[[ Record set, beginning ]]

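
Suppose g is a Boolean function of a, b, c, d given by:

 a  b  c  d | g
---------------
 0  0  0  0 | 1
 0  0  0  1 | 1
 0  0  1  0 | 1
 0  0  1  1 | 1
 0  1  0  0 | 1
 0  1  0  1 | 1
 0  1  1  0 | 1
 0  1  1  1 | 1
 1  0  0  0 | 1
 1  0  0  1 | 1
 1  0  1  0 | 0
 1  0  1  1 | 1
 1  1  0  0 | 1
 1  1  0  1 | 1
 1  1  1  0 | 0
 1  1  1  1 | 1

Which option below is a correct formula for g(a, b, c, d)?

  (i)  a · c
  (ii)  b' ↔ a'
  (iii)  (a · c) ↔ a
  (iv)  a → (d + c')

(i): at (0,0,0,0) it gives 0, but g = 1 — eliminated.
(ii): at (0,1,0,0) it gives 0, but g = 1 — eliminated.
(iii): at (1,0,0,0) it gives 0, but g = 1 — eliminated.
That leaves (iv). Evaluating it on every row reproduces the table of g exactly.

iv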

[[ Record set, end ]]

- _Task directions_
The material must be duplicated in full, with each line kept exact.

- _Answer area_
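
Suppose g is a Boolean function of a, b, c, d given by:

 a  b  c  d | g
---------------
 0  0  0  0 | 1
 0  0  0  1 | 1
 0  0  1  0 | 1
 0  0  1  1 | 1
 0  1  0  0 | 1
 0  1  0  1 | 1
 0  1  1  0 | 1
 0  1  1  1 | 1
 1  0  0  0 | 1
 1  0  0  1 | 1
 1  0  1  0 | 0
 1  0  1  1 | 1
 1  1  0  0 | 1
 1  1  0  1 | 1
 1  1  1  0 | 0
 1  1  1  1 | 1

Which option below is a correct formula for g(a, b, c, d)?

  (i)  a · c
  (ii)  b' ↔ a'
  (iii)  (a · c) ↔ a
  (iv)  a → (d + c')

(i): at (0,0,0,0) it gives 0, but g = 1 — eliminated.
(ii): at (0,1,0,0) it gives 0, but g = 1 — eliminated.
(iii): at (1,0,0,0) it gives 0, but g = 1 — eliminated.
That leaves (iv). Evaluating it on every row reproduces the table of g exactly.

iv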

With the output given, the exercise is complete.